#### Description of the task:
For the entries below, print exactly the lines between the line holding "A masked priming experiment in" and the line holding "trial 11: 750", inclusive, and nothing else.

#### Data:
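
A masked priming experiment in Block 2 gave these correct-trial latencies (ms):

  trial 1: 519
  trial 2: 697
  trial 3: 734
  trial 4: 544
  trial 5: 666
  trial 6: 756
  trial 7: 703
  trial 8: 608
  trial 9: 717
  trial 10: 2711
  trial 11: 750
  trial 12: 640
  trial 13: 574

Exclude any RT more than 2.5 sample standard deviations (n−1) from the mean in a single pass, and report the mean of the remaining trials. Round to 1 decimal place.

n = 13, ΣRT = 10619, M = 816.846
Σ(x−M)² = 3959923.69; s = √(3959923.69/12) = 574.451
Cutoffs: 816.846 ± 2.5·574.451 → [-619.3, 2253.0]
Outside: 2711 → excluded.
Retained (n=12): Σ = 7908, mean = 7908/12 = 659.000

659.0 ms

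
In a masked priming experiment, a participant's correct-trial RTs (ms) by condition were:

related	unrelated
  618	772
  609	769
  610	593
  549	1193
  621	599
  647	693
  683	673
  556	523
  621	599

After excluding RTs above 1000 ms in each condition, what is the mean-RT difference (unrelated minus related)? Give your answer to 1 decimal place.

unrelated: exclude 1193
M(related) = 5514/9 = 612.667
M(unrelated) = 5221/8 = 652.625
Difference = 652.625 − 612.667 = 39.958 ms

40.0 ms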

==

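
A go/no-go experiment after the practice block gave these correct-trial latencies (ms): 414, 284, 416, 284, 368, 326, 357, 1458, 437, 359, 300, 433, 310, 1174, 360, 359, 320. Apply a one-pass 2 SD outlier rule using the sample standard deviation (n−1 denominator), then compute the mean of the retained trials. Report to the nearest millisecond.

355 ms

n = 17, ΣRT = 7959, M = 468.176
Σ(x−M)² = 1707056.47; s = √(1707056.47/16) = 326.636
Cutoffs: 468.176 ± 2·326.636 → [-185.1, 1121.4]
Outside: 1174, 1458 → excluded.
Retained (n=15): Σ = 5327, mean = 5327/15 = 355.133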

#### Task output:
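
A masked priming experiment in Block 2 gave these correct-trial latencies (ms):

  trial 1: 519
  trial 2: 697
  trial 3: 734
  trial 4: 544
  trial 5: 666
  trial 6: 756
  trial 7: 703
  trial 8: 608
  trial 9: 717
  trial 10: 2711
  trial 11: 750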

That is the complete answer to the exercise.